━━━━━ DATA TO PROCESS

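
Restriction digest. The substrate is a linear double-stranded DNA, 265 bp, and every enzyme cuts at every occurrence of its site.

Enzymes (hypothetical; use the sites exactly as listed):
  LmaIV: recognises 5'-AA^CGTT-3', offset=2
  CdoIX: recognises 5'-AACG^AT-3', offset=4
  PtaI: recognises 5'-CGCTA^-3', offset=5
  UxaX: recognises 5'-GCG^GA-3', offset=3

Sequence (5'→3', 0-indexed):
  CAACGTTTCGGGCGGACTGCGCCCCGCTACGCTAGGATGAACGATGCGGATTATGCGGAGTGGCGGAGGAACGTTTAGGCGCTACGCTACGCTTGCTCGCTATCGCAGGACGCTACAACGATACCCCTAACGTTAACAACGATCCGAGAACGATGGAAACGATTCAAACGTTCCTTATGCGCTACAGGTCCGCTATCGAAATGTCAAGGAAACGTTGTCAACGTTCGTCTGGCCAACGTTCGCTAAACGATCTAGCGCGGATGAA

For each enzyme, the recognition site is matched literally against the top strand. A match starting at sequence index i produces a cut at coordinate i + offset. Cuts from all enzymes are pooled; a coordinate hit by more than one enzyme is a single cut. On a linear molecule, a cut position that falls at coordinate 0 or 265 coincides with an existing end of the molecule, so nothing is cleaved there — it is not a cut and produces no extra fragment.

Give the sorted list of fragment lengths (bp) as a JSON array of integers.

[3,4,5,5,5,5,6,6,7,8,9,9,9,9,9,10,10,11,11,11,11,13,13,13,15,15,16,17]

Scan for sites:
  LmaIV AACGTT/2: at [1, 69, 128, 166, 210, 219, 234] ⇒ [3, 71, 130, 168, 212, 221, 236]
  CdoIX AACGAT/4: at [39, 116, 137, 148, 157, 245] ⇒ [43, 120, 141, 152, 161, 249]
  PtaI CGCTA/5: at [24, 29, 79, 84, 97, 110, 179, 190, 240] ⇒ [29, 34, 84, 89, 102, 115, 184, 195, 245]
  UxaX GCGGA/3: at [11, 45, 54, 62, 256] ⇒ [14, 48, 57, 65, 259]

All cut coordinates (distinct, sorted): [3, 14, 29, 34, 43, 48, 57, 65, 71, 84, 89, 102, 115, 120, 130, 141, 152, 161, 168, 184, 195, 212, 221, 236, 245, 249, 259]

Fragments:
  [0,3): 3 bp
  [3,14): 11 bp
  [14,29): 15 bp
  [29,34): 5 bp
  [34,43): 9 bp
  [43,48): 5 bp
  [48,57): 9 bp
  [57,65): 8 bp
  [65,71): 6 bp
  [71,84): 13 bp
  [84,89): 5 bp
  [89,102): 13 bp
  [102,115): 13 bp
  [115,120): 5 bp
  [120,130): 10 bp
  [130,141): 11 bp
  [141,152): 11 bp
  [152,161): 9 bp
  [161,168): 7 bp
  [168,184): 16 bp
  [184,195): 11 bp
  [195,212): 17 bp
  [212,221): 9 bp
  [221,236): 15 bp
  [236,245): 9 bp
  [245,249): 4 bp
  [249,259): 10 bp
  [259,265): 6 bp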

━━━━━━━━━━
━━━━━ DATA TO PROCESS

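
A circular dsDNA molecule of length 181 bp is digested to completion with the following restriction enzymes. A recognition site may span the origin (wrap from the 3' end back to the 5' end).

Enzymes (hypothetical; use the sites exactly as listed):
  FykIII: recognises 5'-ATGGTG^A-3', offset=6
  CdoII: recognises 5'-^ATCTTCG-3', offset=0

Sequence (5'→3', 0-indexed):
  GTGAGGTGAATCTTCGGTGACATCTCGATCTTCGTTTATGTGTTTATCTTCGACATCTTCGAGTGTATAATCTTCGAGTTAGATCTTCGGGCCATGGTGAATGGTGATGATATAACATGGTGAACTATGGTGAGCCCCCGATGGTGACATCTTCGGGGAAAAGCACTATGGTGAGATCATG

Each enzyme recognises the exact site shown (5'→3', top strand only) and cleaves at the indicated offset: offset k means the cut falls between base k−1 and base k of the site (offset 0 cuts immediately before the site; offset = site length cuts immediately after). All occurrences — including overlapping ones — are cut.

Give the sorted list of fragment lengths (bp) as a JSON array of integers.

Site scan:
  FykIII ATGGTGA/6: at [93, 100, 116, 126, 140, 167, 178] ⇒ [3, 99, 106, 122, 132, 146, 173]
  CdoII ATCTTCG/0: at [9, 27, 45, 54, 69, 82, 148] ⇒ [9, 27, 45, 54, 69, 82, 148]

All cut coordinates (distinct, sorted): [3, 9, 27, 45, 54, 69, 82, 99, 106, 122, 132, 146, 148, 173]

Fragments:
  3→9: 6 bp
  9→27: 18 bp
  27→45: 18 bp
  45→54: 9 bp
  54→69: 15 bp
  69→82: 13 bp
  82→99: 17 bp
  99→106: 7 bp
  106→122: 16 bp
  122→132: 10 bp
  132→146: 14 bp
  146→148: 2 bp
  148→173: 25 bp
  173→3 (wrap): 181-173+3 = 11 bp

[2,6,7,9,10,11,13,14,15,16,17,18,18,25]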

━━━━━━━━━━
━━━━━ DATA TO PROCESS

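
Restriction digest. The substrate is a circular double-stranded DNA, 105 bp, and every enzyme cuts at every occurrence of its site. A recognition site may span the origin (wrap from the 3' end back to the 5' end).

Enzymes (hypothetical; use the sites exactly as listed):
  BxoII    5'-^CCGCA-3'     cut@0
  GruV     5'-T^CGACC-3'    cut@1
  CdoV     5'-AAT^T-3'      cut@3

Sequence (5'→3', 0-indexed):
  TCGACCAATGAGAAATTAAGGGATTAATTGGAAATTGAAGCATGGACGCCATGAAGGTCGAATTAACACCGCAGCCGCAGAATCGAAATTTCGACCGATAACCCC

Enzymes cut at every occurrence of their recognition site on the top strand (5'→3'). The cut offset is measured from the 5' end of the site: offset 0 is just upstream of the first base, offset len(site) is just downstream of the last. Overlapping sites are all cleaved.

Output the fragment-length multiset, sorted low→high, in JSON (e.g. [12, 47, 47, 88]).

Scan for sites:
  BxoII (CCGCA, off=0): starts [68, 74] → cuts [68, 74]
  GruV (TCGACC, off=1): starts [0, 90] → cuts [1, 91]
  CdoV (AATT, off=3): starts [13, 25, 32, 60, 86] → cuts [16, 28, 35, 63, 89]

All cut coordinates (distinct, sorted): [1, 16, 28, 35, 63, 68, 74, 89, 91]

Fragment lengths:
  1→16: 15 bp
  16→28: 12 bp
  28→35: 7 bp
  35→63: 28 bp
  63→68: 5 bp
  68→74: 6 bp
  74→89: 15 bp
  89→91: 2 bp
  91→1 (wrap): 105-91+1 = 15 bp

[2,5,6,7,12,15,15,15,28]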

━━━━━━━━━━

__TASK DIRECTIONS__. Your response should be made up of the lines in the data that contain the word "span".

__RESULT FOR THIS EXERCISE__.
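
A circular dsDNA molecule of length 181 bp is digested to completion with the following restriction enzymes. A recognition site may span the origin (wrap from the 3' end back to the 5' end).
Restriction digest. The substrate is a circular double-stranded DNA, 105 bp, and every enzyme cuts at every occurrence of its site. A recognition site may span the origin (wrap from the 3' end back to the 5' end).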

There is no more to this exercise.